About this exercise: Write out the complete data exactly as written.

──────── Supplied material

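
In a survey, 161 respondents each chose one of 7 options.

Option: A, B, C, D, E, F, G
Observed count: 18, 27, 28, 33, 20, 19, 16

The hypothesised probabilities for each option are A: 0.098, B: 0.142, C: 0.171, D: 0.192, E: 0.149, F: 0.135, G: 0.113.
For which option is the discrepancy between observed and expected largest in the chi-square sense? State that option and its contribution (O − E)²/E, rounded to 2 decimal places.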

────────────────

Expected output:
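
In a survey, 161 respondents each chose one of 7 options.

Option: A, B, C, D, E, F, G
Observed count: 18, 27, 28, 33, 20, 19, 16

The hypothesised probabilities for each option are A: 0.098, B: 0.142, C: 0.171, D: 0.192, E: 0.149, F: 0.135, G: 0.113.
For which option is the discrepancy between observed and expected largest in the chi-square sense? State that option and its contribution (O − E)²/E, rounded to 2 decimal places.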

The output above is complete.